Work order:
Could every line below be written out exactly as it appears?

Start of Records supplied

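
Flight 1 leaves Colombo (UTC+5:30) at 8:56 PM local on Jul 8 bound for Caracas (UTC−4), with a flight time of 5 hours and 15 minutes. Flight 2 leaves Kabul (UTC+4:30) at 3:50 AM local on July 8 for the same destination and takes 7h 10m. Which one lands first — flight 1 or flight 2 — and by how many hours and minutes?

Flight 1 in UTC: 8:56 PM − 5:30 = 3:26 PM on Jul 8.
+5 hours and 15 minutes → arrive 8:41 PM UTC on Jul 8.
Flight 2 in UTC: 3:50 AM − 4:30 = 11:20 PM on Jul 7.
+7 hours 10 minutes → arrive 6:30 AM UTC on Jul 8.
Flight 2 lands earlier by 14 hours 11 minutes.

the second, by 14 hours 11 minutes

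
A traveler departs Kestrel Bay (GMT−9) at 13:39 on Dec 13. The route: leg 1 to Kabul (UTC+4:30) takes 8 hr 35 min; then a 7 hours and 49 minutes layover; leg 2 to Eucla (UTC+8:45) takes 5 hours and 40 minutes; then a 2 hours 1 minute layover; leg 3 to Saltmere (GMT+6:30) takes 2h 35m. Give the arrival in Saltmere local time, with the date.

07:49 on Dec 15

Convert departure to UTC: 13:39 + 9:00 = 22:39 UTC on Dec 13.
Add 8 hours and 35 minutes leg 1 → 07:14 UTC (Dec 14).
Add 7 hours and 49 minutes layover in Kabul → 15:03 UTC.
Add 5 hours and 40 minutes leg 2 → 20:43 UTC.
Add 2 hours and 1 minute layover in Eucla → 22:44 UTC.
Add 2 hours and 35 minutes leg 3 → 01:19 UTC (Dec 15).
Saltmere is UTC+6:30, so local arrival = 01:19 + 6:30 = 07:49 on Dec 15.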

End of Records supplied

Exercise result:
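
Flight 1 leaves Colombo (UTC+5:30) at 8:56 PM local on Jul 8 bound for Caracas (UTC−4), with a flight time of 5 hours and 15 minutes. Flight 2 leaves Kabul (UTC+4:30) at 3:50 AM local on July 8 for the same destination and takes 7h 10m. Which one lands first — flight 1 or flight 2 — and by how many hours and minutes?

Flight 1 in UTC: 8:56 PM − 5:30 = 3:26 PM on Jul 8.
+5 hours and 15 minutes → arrive 8:41 PM UTC on Jul 8.
Flight 2 in UTC: 3:50 AM − 4:30 = 11:20 PM on Jul 7.
+7 hours 10 minutes → arrive 6:30 AM UTC on Jul 8.
Flight 2 lands earlier by 14 hours 11 minutes.

the second, by 14 hours 11 minutes

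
A traveler departs Kestrel Bay (GMT−9) at 13:39 on Dec 13. The route: leg 1 to Kabul (UTC+4:30) takes 8 hr 35 min; then a 7 hours and 49 minutes layover; leg 2 to Eucla (UTC+8:45) takes 5 hours and 40 minutes; then a 2 hours 1 minute layover; leg 3 to Saltmere (GMT+6:30) takes 2h 35m. Give the arrival in Saltmere local time, with the date.

07:49 on Dec 15

Convert departure to UTC: 13:39 + 9:00 = 22:39 UTC on Dec 13.
Add 8 hours and 35 minutes leg 1 → 07:14 UTC (Dec 14).
Add 7 hours and 49 minutes layover in Kabul → 15:03 UTC.
Add 5 hours and 40 minutes leg 2 → 20:43 UTC.
Add 2 hours and 1 minute layover in Eucla → 22:44 UTC.
Add 2 hours and 35 minutes leg 3 → 01:19 UTC (Dec 15).
Saltmere is UTC+6:30, so local arrival = 01:19 + 6:30 = 07:49 on Dec 15.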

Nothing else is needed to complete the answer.